_PROBLEM TO SOLVE_.
Copy each line of the material in which the word "What" appears.

_RECORDS SUPPLIED_.
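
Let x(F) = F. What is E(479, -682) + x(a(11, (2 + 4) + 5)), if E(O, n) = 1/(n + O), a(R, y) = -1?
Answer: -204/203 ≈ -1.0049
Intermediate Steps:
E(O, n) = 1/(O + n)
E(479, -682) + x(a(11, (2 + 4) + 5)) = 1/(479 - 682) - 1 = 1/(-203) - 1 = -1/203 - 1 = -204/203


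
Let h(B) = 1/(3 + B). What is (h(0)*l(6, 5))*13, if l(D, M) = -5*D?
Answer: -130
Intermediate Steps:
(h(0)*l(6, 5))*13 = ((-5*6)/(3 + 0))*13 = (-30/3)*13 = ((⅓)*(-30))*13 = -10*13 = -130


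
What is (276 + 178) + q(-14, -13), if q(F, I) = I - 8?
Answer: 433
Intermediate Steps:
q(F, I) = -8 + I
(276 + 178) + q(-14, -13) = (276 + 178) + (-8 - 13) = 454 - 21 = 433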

* * *

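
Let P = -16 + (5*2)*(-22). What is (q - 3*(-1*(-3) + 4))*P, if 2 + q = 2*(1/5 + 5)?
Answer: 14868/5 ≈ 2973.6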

_OUTPUT OF THE EXERCISE_.
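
Let x(F) = F. What is E(479, -682) + x(a(11, (2 + 4) + 5)), if E(O, n) = 1/(n + O), a(R, y) = -1?
Let h(B) = 1/(3 + B). What is (h(0)*l(6, 5))*13, if l(D, M) = -5*D?
What is (276 + 178) + q(-14, -13), if q(F, I) = I - 8?
Let P = -16 + (5*2)*(-22). What is (q - 3*(-1*(-3) + 4))*P, if 2 + q = 2*(1/5 + 5)?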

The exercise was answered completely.